EXERCISE BRIEF
Only the lines holding "Galois" are wanted here; copy each from the listing.

====================

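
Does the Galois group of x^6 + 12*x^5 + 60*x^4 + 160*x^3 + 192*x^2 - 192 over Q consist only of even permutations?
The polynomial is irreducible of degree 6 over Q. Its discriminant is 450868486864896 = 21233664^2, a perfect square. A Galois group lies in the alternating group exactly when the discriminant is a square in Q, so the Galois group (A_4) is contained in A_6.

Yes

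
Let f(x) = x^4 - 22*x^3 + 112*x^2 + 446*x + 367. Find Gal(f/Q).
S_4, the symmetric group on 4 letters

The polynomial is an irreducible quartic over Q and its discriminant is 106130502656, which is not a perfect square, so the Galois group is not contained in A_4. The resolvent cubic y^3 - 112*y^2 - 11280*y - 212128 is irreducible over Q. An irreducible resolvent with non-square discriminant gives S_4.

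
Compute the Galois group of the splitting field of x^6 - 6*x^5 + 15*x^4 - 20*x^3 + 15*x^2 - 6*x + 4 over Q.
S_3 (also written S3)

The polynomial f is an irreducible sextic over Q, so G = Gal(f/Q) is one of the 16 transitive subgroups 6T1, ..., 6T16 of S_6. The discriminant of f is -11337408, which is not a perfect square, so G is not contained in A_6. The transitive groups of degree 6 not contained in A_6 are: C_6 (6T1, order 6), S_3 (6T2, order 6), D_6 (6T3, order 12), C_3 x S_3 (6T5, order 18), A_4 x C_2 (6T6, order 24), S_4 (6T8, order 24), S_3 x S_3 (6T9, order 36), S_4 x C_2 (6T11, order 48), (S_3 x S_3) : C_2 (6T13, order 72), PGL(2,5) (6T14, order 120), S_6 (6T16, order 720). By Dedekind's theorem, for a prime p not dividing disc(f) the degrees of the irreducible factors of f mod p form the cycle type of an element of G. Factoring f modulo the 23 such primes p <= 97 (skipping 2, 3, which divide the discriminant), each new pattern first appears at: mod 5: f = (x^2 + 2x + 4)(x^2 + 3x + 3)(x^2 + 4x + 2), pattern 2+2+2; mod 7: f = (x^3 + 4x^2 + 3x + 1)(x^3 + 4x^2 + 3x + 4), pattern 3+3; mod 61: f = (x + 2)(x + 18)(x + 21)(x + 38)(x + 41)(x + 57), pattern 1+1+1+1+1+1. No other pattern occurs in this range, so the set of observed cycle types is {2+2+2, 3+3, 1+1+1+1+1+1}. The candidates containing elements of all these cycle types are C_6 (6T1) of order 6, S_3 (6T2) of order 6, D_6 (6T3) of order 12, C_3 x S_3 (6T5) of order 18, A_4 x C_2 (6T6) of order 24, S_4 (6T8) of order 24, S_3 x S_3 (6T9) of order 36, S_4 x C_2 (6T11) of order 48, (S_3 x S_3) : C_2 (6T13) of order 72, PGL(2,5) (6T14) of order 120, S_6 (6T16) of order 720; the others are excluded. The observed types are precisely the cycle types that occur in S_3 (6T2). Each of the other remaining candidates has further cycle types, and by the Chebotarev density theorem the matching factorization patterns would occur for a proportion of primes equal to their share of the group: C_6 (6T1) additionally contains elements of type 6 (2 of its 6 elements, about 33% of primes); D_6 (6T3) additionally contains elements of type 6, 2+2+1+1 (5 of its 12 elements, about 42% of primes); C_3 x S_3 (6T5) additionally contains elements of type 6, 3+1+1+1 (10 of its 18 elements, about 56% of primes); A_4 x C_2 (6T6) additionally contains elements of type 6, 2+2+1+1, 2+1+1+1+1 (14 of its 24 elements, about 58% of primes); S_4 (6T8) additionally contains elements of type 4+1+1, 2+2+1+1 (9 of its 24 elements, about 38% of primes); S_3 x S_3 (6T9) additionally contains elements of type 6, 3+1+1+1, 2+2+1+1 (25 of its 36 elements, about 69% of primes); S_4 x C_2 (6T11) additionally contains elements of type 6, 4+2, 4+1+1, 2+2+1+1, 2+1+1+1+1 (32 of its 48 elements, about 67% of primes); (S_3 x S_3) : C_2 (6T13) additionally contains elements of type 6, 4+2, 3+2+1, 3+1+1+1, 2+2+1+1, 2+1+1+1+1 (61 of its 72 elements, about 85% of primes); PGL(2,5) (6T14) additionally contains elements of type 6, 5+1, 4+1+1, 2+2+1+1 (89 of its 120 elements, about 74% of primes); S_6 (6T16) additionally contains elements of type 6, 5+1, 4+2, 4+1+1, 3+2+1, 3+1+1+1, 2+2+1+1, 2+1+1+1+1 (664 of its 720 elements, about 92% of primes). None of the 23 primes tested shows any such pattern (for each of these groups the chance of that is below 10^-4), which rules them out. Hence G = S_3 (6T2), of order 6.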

====================

REPLY TO THE EXERCISE
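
Does the Galois group of x^6 + 12*x^5 + 60*x^4 + 160*x^3 + 192*x^2 - 192 over Q consist only of even permutations?
The polynomial is irreducible of degree 6 over Q. Its discriminant is 450868486864896 = 21233664^2, a perfect square. A Galois group lies in the alternating group exactly when the discriminant is a square in Q, so the Galois group (A_4) is contained in A_6.
The polynomial is an irreducible quartic over Q and its discriminant is 106130502656, which is not a perfect square, so the Galois group is not contained in A_4. The resolvent cubic y^3 - 112*y^2 - 11280*y - 212128 is irreducible over Q. An irreducible resolvent with non-square discriminant gives S_4.
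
Compute the Galois group of the splitting field of x^6 - 6*x^5 + 15*x^4 - 20*x^3 + 15*x^2 - 6*x + 4 over Q.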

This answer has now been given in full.